*** RECORD SET Section Begins ***
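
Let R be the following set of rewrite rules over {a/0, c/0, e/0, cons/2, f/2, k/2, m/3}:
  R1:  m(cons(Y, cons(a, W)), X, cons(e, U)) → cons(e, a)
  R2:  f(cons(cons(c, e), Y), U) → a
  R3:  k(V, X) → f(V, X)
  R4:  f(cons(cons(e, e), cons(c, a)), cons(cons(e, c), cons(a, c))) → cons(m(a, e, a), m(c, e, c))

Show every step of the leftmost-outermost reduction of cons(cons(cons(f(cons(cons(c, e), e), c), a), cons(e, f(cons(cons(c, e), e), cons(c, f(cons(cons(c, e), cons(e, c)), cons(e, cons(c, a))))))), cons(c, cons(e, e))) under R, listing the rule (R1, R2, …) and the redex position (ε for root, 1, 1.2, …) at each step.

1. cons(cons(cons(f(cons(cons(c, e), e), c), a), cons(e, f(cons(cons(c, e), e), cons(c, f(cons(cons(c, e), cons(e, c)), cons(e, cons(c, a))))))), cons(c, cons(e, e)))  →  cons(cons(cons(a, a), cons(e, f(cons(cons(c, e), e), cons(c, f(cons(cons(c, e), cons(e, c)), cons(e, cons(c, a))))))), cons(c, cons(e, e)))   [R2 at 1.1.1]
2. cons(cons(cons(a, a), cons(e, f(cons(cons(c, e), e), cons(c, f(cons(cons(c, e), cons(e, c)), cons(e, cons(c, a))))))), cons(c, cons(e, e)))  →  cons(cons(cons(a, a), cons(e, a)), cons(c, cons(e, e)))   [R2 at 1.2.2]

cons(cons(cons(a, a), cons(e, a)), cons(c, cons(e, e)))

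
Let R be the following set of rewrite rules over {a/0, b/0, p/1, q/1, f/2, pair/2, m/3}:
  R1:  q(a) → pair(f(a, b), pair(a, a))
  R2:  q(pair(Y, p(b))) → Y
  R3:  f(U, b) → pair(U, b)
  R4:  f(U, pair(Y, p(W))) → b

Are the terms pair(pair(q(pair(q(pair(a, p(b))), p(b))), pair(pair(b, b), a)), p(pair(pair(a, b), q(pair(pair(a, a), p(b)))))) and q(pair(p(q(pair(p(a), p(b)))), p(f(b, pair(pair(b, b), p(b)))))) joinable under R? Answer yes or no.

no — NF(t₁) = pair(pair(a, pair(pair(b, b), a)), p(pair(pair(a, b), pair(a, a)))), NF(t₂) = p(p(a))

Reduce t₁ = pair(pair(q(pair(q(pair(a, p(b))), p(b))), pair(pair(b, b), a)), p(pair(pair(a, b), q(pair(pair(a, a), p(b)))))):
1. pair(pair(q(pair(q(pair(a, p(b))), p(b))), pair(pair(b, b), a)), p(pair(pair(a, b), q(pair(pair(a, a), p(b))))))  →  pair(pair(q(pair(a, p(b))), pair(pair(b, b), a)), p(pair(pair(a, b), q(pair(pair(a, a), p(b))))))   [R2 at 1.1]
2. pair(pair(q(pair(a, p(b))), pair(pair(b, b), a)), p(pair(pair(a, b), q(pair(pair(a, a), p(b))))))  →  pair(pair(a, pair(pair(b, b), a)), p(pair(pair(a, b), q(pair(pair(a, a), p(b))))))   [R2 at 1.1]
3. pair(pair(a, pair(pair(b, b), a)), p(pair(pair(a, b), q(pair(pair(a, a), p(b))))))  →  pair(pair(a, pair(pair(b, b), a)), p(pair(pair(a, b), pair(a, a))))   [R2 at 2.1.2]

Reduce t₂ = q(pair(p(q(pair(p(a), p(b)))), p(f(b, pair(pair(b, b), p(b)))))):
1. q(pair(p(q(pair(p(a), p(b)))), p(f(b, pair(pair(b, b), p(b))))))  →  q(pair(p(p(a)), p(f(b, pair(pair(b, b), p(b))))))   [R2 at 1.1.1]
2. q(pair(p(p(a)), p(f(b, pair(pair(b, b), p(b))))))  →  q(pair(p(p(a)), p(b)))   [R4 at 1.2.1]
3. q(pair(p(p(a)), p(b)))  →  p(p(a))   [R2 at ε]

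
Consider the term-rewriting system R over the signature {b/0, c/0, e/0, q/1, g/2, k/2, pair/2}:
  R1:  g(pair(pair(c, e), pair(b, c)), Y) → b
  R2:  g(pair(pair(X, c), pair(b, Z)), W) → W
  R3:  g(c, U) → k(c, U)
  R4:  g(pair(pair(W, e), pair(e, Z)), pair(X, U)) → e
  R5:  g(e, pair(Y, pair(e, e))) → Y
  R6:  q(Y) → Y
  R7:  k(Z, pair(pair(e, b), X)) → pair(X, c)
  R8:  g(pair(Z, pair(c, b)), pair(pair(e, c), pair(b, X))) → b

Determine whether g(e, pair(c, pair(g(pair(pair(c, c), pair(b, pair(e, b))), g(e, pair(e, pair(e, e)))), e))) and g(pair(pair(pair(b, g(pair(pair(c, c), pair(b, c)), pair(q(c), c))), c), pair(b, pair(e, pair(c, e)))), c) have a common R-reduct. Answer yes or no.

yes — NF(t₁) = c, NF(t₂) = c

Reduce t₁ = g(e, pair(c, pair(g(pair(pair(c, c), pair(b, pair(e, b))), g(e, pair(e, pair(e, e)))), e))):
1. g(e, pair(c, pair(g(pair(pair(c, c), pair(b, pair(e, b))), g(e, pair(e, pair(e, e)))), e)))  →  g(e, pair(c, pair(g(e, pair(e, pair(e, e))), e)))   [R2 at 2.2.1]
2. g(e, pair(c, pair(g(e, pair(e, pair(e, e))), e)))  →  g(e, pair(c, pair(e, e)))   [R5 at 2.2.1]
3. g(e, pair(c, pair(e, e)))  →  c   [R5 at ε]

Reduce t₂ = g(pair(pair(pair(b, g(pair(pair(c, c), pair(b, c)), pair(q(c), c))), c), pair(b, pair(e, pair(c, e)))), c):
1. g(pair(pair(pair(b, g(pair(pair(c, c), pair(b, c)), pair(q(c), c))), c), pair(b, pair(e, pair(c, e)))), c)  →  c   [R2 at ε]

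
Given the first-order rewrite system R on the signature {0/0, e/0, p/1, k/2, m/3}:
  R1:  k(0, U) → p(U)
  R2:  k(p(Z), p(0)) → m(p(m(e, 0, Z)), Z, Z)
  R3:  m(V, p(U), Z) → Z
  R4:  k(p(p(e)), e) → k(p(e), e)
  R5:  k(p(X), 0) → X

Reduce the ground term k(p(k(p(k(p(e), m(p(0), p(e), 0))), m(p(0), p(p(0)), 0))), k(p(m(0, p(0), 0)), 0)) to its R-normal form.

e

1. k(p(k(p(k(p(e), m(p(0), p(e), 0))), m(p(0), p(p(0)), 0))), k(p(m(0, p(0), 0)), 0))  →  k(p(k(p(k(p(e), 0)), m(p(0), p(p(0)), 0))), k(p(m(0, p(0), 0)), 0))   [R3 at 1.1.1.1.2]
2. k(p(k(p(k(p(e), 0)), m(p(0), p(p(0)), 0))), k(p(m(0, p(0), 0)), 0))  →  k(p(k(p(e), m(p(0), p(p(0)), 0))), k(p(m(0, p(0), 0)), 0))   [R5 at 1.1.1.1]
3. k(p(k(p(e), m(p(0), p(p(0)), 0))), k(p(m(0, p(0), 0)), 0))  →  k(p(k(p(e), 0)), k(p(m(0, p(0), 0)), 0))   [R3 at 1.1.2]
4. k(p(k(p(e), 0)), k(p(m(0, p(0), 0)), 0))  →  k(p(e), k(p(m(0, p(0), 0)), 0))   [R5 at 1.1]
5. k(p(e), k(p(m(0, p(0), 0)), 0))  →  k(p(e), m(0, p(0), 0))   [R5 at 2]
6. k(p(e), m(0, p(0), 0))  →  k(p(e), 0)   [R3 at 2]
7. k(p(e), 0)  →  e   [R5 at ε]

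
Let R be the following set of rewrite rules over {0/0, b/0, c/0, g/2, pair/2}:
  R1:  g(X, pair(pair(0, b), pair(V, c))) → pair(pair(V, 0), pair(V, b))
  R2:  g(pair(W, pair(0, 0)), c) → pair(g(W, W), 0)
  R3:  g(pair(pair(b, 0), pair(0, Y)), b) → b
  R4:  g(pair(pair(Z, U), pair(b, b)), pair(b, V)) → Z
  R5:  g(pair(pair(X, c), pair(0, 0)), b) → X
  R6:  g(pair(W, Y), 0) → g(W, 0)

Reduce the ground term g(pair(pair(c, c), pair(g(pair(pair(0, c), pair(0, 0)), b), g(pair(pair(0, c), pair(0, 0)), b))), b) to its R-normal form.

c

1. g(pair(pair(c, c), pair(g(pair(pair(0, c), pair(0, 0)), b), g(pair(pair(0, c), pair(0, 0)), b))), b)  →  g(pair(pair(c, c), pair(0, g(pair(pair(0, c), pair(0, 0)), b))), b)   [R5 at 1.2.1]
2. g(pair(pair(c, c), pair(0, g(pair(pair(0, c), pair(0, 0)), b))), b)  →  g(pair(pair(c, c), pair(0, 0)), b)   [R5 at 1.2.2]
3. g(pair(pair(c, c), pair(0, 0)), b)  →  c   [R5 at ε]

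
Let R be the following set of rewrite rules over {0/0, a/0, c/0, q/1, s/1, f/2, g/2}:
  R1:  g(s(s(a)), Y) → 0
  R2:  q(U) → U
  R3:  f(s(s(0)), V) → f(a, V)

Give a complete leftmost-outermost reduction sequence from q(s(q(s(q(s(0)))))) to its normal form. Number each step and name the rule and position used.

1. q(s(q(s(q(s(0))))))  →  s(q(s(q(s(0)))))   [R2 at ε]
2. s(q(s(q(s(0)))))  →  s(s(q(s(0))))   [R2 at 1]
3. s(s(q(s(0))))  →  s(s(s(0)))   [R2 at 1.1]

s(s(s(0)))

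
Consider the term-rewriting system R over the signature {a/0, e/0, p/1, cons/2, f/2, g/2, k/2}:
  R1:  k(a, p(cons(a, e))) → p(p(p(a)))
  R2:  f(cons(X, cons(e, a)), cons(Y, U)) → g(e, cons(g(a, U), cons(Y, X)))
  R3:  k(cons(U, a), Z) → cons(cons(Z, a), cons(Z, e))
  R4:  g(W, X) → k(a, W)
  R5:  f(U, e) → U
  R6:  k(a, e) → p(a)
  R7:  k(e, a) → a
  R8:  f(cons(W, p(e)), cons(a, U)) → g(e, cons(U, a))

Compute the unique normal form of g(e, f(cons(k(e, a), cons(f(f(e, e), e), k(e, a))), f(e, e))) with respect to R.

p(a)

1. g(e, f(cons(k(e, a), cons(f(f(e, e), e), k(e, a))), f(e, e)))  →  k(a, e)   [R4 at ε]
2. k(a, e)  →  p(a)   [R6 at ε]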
*** RECORD SET Section Ends ***
ABOUT THIS EXERCISE =
Search the entries above for the word "rules", and copy every line where it occurs.

FINISHED EXERCISE =
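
Let R be the following set of rewrite rules over {a/0, c/0, e/0, cons/2, f/2, k/2, m/3}:
Let R be the following set of rewrite rules over {a/0, b/0, p/1, q/1, f/2, pair/2, m/3}:
Let R be the following set of rewrite rules over {0/0, b/0, c/0, g/2, pair/2}:
Let R be the following set of rewrite rules over {0/0, a/0, c/0, q/1, s/1, f/2, g/2}: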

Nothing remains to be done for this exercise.